[Collected data entries]

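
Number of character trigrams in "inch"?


Word: "inch" (length 4)
Number of 3-grams = length - 3 + 1 = 4 - 3 + 1
= 2


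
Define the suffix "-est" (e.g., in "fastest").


Suffix: -est
As in: fastest -> fast + -est
Meaning = most


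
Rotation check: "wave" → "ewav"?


Word: "wave", Candidate: "ewav"
Method: check if candidate is substring of word+word
"wavewave" contains "ewav"? Yes
Is rotation = Yes


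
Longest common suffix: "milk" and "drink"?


Word 1: "milk"
Word 2: "drink"
Comparing from end:
  Pos -1: 'k' == 'k'
  Pos -2: 'l' != 'n' (stop)
LCS = "k" (length 1)


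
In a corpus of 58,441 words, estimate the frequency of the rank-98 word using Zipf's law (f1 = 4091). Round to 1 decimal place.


Zipf's law: f(r) = f(1) / r
f(1) = 4091
f(98) = 4091 / 98
= 41.7 occurrences


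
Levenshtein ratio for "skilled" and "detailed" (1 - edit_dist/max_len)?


Word 1: "skilled" (length 7)
Word 2: "detailed" (length 8)
One optimal edit sequence:
  1. insert 'd'  (+1)
  2. substitute 's' -> 'e'  (+1)
  3. substitute 'k' -> 't'  (+1)
  4. substitute 'i' -> 'a'  (+1)
  5. substitute 'l' -> 'i'  (+1)
  6. keep 'l'
  7. keep 'e'
  8. keep 'd'
Edit distance = 5
Max length = max(7, 8) = 8
Similarity = 1 - 5/8
= 0.3750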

• **Instructions for the task**: All lines from the line containing "Levenshtein ratio for" through the last line of the data are to be repeated exactly; no other line belongs in the answer.

• **Answer section**:
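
Levenshtein ratio for "skilled" and "detailed" (1 - edit_dist/max_len)?


Word 1: "skilled" (length 7)
Word 2: "detailed" (length 8)
One optimal edit sequence:
  1. insert 'd'  (+1)
  2. substitute 's' -> 'e'  (+1)
  3. substitute 'k' -> 't'  (+1)
  4. substitute 'i' -> 'a'  (+1)
  5. substitute 'l' -> 'i'  (+1)
  6. keep 'l'
  7. keep 'e'
  8. keep 'd'
Edit distance = 5
Max length = max(7, 8) = 8
Similarity = 1 - 5/8
= 0.3750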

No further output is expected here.